Exercise
Where in the data below does the word "transverse" appear? Copy every line that has it.

Data items
=====

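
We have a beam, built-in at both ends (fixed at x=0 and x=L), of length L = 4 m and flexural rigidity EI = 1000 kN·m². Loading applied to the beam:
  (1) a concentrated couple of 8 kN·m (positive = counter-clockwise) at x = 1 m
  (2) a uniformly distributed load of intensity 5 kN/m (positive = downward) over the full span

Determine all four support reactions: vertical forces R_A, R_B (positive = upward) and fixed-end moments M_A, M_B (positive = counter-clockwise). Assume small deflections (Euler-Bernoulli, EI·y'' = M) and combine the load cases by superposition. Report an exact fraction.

R_A = 49/4 kN, M_A = 31/6 kN·m, R_B = 31/4 kN, M_B = -25/6 kN·m

Load 1 — applied couple M₀=8 kN·m at a=1 m (b=L-a=3):
  R_A = 6M₀ab/L³ = 6·8·1·3/4³ = 9/4 kN
  M_A = M₀b(2a-b)/L² = 8·3·(2·1-3)/4² = -3/2 kN·m
  R_B = -6M₀ab/L³ = -6·8·1·3/4³ = -9/4 kN
  M_B = M₀a(2b-a)/L² = 8·1·(2·3-1)/4² = 5/2 kN·m
Load 2 — uniform load w=5 kN/m over full span:
  R_A = wL/2 = 5·4/2 = 10 kN
  M_A = wL²/12 = 5·4²/12 = 20/3 kN·m
  R_B = wL/2 = 5·4/2 = 10 kN
  M_B = -wL²/12 = -5·4²/12 = -20/3 kN·m
Superposition: R_A = 49/4 kN, M_A = 31/6 kN·m, R_B = 31/4 kN, M_B = -25/6 kN·m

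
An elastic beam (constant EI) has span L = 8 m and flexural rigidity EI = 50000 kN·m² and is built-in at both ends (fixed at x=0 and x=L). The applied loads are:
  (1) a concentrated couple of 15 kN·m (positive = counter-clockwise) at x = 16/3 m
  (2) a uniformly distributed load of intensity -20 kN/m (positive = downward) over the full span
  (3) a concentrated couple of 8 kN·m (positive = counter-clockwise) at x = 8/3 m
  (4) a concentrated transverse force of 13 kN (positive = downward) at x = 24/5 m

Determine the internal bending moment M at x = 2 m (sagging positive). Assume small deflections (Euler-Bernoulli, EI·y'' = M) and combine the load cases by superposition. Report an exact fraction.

M(2) = -4312/375 kN·m

Load 1 — applied couple M₀=15 kN·m at a=16/3 m (b=L-a=8/3):
  M_1 = R_Ax - M_A  [x≤a] with R_A=5/2, M_A=5 = (5/2)·2 - 5 = 0 kN·m
Load 2 — uniform load w=-20 kN/m over full span:
  M_2 = wLx/2 - wL²/12 - wx²/2 = (-20)·8·2/2 - (-20)·8²/12 - (-20)·2²/2 = -40/3 kN·m
Load 3 — applied couple M₀=8 kN·m at a=8/3 m (b=L-a=16/3):
  M_3 = R_Ax - M_A  [x≤a] with R_A=4/3, M_A=0 = (4/3)·2 - 0 = 8/3 kN·m
Load 4 — point force P=13 kN at a=24/5 m (b=L-a=16/5):
  M_4 = Pb²(3a+b)x/L³ - Pab²/L²  [x≤a] = 13·(16/5)²·(3·(24/5)+(16/5))·2/8³ - 13·(24/5)·(16/5)²/8² = -104/125 kN·m
Superposition: M = Σ M_i = -4312/375 kN·m ≈ -11.498667 kN·m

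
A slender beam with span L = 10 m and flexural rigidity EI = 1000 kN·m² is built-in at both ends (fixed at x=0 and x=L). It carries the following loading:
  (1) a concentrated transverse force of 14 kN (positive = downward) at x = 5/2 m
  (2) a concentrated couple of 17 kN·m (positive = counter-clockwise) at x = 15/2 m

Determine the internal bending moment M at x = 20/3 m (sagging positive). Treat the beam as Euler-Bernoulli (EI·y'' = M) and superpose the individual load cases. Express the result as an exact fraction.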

=====

Expected answer
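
  (4) a concentrated transverse force of 13 kN (positive = downward) at x = 24/5 m
  (1) a concentrated transverse force of 14 kN (positive = downward) at x = 5/2 m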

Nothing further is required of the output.